Items from a dataset:
::::

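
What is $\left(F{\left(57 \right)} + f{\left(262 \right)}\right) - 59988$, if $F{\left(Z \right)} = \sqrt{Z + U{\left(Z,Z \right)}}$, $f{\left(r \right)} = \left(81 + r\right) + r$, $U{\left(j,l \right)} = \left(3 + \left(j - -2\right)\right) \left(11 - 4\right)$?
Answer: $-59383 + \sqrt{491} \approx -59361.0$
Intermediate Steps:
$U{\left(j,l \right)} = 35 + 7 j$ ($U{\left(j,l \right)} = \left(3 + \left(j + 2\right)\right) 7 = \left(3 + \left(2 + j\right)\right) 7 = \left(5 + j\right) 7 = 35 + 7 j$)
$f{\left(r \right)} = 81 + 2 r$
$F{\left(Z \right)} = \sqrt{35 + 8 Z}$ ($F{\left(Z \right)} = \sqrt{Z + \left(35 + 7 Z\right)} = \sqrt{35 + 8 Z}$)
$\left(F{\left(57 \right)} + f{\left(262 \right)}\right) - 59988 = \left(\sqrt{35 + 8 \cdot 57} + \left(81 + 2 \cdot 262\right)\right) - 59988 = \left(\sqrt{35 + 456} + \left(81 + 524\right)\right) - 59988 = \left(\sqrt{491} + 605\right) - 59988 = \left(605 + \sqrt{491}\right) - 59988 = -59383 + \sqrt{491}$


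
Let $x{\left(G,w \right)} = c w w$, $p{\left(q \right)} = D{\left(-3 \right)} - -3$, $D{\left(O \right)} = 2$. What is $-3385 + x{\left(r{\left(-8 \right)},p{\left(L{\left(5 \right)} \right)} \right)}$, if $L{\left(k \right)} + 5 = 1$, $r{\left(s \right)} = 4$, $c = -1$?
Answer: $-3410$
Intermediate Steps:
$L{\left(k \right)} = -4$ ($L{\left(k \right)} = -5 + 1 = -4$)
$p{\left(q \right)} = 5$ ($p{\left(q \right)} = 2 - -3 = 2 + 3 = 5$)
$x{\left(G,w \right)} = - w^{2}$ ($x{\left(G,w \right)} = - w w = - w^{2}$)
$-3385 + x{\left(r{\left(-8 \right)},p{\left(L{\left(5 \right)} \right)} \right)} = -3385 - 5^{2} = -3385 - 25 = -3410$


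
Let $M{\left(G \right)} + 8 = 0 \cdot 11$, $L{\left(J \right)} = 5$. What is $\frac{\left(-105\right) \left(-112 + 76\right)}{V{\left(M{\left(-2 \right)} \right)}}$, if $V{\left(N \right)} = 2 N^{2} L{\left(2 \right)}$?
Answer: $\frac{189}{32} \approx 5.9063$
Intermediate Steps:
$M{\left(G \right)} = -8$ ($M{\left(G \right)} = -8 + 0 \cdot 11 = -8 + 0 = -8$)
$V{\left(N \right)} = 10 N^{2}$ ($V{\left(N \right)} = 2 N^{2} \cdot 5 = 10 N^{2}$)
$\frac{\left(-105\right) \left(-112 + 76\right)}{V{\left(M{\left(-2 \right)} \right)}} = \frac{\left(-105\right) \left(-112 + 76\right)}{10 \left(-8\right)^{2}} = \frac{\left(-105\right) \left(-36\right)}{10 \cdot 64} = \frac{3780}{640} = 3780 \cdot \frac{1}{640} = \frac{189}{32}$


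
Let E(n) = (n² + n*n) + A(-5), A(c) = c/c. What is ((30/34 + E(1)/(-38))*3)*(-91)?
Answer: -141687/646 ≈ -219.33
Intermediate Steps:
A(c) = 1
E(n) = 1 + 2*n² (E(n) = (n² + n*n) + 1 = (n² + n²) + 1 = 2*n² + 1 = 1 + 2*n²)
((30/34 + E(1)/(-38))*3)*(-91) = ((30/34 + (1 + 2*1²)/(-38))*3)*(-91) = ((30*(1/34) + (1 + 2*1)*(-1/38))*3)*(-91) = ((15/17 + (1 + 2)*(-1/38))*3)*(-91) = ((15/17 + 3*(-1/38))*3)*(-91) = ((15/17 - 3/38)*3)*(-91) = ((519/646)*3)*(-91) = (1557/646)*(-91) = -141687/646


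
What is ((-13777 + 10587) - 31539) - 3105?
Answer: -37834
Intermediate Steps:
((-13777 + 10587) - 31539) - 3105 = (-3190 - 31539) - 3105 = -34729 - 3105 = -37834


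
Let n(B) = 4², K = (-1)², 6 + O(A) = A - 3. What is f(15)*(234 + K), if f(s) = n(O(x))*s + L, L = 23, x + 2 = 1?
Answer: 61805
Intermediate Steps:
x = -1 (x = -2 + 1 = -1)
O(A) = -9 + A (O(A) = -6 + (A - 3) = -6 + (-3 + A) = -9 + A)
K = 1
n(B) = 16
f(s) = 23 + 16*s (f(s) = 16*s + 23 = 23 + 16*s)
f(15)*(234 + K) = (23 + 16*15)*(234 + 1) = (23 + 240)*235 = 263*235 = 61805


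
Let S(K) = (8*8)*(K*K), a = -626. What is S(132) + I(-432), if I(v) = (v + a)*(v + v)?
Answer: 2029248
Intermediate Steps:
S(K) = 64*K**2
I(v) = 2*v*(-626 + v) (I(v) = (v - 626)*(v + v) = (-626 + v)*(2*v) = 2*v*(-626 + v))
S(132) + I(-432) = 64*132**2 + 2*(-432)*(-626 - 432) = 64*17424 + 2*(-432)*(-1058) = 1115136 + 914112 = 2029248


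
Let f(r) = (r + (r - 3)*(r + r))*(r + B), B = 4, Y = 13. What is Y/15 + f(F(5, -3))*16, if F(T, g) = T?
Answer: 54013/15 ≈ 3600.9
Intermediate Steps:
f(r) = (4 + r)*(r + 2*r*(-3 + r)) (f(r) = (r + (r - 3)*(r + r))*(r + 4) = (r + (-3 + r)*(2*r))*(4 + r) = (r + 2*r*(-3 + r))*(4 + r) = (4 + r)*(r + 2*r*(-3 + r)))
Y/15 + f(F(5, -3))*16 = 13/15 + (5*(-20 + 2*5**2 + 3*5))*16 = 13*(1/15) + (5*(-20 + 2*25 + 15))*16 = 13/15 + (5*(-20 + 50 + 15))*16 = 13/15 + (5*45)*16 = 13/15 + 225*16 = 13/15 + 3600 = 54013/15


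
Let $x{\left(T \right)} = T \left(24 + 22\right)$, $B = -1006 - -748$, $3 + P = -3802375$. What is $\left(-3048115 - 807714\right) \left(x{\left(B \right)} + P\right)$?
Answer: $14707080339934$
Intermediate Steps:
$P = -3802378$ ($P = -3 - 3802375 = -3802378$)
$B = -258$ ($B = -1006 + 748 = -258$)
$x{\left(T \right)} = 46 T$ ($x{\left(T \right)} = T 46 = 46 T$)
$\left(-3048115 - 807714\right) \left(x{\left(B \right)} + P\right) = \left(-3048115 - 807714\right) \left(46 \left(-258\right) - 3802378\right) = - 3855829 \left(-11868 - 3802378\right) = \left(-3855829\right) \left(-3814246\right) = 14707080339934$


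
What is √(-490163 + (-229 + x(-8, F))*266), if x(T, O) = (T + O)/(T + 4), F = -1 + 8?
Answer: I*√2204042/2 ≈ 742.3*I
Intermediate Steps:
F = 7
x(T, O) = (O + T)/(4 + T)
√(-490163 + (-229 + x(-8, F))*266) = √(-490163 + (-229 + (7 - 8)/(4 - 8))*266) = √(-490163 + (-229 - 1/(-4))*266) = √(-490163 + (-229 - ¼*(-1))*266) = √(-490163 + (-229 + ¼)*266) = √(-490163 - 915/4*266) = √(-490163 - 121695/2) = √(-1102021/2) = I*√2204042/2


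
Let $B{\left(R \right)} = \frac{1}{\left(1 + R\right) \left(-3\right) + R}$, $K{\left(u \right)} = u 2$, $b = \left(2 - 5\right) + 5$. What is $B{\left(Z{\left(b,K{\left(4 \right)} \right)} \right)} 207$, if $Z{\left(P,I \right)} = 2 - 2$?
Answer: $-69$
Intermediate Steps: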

::::

Work to complete -> State the number of lines above that hold the string "Answer", with nothing added.

Exercise result -> 11